* Exercise instructions:
Reproduce all the entries exactly.

□ □ □

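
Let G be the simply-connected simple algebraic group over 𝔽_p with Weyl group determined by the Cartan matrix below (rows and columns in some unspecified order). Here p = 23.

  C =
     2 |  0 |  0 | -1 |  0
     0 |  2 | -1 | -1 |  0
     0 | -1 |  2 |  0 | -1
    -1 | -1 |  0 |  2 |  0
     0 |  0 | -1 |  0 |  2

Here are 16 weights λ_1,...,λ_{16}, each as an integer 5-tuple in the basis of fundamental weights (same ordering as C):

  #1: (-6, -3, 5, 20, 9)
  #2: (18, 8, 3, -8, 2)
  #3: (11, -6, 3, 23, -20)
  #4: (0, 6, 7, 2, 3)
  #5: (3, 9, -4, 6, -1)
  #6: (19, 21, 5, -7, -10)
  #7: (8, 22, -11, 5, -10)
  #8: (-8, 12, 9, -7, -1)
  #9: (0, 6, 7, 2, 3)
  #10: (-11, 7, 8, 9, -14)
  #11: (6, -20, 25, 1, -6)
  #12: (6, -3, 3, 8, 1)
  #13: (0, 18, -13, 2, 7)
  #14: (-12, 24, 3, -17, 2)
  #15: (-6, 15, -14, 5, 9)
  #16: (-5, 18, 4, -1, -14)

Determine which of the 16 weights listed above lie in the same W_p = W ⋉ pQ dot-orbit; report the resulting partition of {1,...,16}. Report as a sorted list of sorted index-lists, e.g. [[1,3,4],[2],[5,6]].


Root system A_5: the 5×5 matrix C matches after relabeling.

Folding the 16 weights λ_j+ρ into Ā_23 (reps in the given 5-coord order):

  [1] (7, 2, 2, 7, 2);  [2] (7, 2, 2, 7, 2);  [3] (1, 7, 8, 3, 4);  [4] (1, 7, 8, 3, 4);  [5] (4, 7, 0, 7, 3);  [6] (5, 3, 10, 1, 3);  [7] (6, 4, 4, 0, 5);  [8] (6, 0, 10, 7, 0);  [9] (1, 7, 8, 3, 4);  [10] (6, 4, 4, 0, 5);  [11] (7, 2, 2, 7, 2);  [12] (7, 2, 2, 7, 2);  [13] (1, 7, 8, 3, 4);  [14] (7, 2, 2, 7, 2);  [15] (5, 3, 10, 1, 3);  [16] (1, 7, 8, 3, 4)

Grouping the 16 weights by Ā_23-representative: 6 linkage classes.

[[1, 2, 11, 12, 14], [3, 4, 9, 13, 16], [5], [6, 15], [7, 10], [8]]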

□ □ □

* Your response:
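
Let G be the simply-connected simple algebraic group over 𝔽_p with Weyl group determined by the Cartan matrix below (rows and columns in some unspecified order). Here p = 23.

  C =
     2 |  0 |  0 | -1 |  0
     0 |  2 | -1 | -1 |  0
     0 | -1 |  2 |  0 | -1
    -1 | -1 |  0 |  2 |  0
     0 |  0 | -1 |  0 |  2

Here are 16 weights λ_1,...,λ_{16}, each as an integer 5-tuple in the basis of fundamental weights (same ordering as C):

  #1: (-6, -3, 5, 20, 9)
  #2: (18, 8, 3, -8, 2)
  #3: (11, -6, 3, 23, -20)
  #4: (0, 6, 7, 2, 3)
  #5: (3, 9, -4, 6, -1)
  #6: (19, 21, 5, -7, -10)
  #7: (8, 22, -11, 5, -10)
  #8: (-8, 12, 9, -7, -1)
  #9: (0, 6, 7, 2, 3)
  #10: (-11, 7, 8, 9, -14)
  #11: (6, -20, 25, 1, -6)
  #12: (6, -3, 3, 8, 1)
  #13: (0, 18, -13, 2, 7)
  #14: (-12, 24, 3, -17, 2)
  #15: (-6, 15, -14, 5, 9)
  #16: (-5, 18, 4, -1, -14)

Determine which of the 16 weights listed above lie in the same W_p = W ⋉ pQ dot-orbit; report the resulting partition of {1,...,16}. Report as a sorted list of sorted index-lists, e.g. [[1,3,4],[2],[5,6]].


Root system A_5: the 5×5 matrix C matches after relabeling.

Folding the 16 weights λ_j+ρ into Ā_23 (reps in the given 5-coord order):

  [1] (7, 2, 2, 7, 2);  [2] (7, 2, 2, 7, 2);  [3] (1, 7, 8, 3, 4);  [4] (1, 7, 8, 3, 4);  [5] (4, 7, 0, 7, 3);  [6] (5, 3, 10, 1, 3);  [7] (6, 4, 4, 0, 5);  [8] (6, 0, 10, 7, 0);  [9] (1, 7, 8, 3, 4);  [10] (6, 4, 4, 0, 5);  [11] (7, 2, 2, 7, 2);  [12] (7, 2, 2, 7, 2);  [13] (1, 7, 8, 3, 4);  [14] (7, 2, 2, 7, 2);  [15] (5, 3, 10, 1, 3);  [16] (1, 7, 8, 3, 4)

Grouping the 16 weights by Ā_23-representative: 6 linkage classes.

[[1, 2, 11, 12, 14], [3, 4, 9, 13, 16], [5], [6, 15], [7, 10], [8]]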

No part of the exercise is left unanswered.